Records to use:
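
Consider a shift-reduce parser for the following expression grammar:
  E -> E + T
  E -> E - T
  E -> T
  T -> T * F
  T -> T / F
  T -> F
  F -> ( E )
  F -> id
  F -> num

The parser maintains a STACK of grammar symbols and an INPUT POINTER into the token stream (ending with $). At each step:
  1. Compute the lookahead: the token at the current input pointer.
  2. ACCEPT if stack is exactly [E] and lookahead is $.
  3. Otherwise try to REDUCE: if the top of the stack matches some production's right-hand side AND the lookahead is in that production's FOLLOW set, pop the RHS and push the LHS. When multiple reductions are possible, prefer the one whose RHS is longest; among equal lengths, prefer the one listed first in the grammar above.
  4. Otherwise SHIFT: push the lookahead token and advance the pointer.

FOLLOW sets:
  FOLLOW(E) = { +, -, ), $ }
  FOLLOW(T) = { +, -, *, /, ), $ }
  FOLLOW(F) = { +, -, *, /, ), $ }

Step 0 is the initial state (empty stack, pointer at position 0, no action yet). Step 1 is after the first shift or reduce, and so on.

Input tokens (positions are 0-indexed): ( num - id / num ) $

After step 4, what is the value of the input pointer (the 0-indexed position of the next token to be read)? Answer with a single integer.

Step 1: shift (. Stack=[(] ptr=1 lookahead=num remaining=[num - id / num ) $]
Step 2: shift num. Stack=[( num] ptr=2 lookahead=- remaining=[- id / num ) $]
Step 3: reduce F->num. Stack=[( F] ptr=2 lookahead=- remaining=[- id / num ) $]
Step 4: reduce T->F. Stack=[( T] ptr=2 lookahead=- remaining=[- id / num ) $]

Answer: 2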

The problem:
Word for word, output the lines of the data from its first line through the line where "2. ACCEPT if" appears, and stop there.

Written answer:
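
Consider a shift-reduce parser for the following expression grammar:
  E -> E + T
  E -> E - T
  E -> T
  T -> T * F
  T -> T / F
  T -> F
  F -> ( E )
  F -> id
  F -> num

The parser maintains a STACK of grammar symbols and an INPUT POINTER into the token stream (ending with $). At each step:
  1. Compute the lookahead: the token at the current input pointer.
  2. ACCEPT if stack is exactly [E] and lookahead is $.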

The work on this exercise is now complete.